→ **Assignment**: Show all lines of the entries in which the word "polygons" is found.

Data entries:

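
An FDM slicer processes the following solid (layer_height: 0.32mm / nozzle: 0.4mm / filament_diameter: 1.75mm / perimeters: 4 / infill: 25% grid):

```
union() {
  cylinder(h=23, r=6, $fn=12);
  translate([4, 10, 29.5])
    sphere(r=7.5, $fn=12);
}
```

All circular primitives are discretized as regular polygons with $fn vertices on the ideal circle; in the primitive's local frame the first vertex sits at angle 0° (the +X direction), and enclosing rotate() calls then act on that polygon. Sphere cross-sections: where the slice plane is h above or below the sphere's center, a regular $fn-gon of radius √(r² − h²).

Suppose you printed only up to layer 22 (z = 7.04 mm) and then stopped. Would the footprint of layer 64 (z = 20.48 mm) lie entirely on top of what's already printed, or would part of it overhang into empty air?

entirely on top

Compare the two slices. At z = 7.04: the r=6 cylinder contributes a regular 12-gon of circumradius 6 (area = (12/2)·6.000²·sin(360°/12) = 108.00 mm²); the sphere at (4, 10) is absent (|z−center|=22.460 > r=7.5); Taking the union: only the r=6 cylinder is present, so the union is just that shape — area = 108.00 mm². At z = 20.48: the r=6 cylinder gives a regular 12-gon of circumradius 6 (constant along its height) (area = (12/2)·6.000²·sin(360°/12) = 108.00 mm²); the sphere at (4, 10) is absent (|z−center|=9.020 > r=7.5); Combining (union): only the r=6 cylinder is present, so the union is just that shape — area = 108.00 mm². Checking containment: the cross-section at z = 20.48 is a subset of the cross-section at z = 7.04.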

--

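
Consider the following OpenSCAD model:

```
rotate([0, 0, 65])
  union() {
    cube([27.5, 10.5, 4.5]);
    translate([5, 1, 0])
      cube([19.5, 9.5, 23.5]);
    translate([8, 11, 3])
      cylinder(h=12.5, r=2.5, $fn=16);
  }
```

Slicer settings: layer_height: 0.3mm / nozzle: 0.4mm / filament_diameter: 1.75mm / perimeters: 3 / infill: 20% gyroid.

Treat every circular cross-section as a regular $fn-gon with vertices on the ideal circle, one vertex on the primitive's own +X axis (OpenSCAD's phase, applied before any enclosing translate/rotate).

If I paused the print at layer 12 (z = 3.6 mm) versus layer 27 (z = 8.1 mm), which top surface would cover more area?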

---

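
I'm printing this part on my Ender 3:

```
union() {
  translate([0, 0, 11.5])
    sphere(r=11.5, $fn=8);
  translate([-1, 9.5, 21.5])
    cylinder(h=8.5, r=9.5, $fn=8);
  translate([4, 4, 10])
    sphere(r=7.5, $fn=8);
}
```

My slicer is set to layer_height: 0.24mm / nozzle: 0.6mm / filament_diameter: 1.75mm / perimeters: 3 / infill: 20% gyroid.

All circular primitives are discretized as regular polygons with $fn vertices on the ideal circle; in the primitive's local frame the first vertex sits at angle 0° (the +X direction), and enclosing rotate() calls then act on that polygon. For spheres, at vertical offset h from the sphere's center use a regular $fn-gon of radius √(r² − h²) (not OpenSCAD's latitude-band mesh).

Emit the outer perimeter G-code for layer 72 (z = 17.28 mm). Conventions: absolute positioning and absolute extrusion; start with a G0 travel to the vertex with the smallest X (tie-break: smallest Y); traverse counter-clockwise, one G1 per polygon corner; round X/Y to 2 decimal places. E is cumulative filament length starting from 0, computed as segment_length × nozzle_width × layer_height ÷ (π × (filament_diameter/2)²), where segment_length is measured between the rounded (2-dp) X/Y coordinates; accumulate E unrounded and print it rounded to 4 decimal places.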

→ **Answer to this problem**:
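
All circular primitives are discretized as regular polygons with $fn vertices on the ideal circle; in the primitive's local frame the first vertex sits at angle 0° (the +X direction), and enclosing rotate() calls then act on that polygon. Sphere cross-sections: where the slice plane is h above or below the sphere's center, a regular $fn-gon of radius √(r² − h²).
All circular primitives are discretized as regular polygons with $fn vertices on the ideal circle; in the primitive's local frame the first vertex sits at angle 0° (the +X direction), and enclosing rotate() calls then act on that polygon. For spheres, at vertical offset h from the sphere's center use a regular $fn-gon of radius √(r² − h²) (not OpenSCAD's latitude-band mesh).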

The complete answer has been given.